*** Data section ***

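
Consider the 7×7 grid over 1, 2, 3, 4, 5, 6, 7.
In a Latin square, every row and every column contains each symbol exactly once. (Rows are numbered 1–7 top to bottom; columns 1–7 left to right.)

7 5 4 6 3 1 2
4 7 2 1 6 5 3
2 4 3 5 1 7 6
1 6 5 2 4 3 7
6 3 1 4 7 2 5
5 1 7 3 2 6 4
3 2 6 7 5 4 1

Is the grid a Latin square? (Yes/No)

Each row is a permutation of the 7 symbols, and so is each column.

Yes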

*** End of Data section ***
*** Data section ***

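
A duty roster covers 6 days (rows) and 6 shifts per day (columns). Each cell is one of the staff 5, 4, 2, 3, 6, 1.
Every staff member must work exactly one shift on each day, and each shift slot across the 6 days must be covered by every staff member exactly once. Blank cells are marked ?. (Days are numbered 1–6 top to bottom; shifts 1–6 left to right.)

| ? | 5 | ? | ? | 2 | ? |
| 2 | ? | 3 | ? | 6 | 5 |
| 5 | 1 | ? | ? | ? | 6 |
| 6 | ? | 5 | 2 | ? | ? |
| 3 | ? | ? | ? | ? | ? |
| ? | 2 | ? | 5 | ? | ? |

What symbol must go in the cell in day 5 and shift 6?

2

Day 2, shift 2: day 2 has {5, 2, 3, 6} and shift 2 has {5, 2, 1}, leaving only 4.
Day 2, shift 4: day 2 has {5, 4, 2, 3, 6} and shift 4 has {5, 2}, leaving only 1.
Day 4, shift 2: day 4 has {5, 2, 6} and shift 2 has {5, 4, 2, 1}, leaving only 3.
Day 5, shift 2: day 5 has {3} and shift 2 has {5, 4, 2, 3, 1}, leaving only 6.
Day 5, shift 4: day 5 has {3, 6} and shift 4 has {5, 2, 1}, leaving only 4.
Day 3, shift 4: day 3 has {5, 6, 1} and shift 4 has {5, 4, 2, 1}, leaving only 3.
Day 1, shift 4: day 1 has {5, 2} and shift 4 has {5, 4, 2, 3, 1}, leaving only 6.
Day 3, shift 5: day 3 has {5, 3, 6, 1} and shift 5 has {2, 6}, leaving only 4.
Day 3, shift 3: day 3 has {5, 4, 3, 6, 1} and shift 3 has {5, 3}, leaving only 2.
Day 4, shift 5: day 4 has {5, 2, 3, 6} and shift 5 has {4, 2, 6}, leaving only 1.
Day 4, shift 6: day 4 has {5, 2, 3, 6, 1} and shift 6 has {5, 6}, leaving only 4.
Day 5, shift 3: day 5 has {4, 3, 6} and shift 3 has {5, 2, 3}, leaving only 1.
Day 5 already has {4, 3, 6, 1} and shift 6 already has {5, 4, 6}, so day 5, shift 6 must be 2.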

*** End of Data section ***
*** Data section ***

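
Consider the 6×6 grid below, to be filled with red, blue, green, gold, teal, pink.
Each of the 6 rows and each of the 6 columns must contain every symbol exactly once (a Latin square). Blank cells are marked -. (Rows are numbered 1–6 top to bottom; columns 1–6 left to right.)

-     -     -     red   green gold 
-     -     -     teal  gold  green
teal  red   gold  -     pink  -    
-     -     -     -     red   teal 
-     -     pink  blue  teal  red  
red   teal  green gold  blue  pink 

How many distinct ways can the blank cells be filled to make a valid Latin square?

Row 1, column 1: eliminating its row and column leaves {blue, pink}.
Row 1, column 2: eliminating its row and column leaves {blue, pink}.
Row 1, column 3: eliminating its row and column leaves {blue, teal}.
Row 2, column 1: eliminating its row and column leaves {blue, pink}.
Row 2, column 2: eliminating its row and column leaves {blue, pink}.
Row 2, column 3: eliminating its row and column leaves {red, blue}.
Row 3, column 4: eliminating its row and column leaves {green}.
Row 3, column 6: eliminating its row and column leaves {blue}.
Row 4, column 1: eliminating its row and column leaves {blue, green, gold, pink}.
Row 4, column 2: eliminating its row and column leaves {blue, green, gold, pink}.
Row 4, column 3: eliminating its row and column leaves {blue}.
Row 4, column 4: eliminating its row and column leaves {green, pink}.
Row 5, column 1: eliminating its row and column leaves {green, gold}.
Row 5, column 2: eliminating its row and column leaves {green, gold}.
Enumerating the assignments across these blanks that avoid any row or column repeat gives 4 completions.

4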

*** End of Data section ***

**Aim of the task**
Scan the listing for the word "days". Copy every line in which it appears.

**Response area**
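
A duty roster covers 6 days (rows) and 6 shifts per day (columns). Each cell is one of the staff 5, 4, 2, 3, 6, 1.
Every staff member must work exactly one shift on each day, and each shift slot across the 6 days must be covered by every staff member exactly once. Blank cells are marked ?. (Days are numbered 1–6 top to bottom; shifts 1–6 left to right.)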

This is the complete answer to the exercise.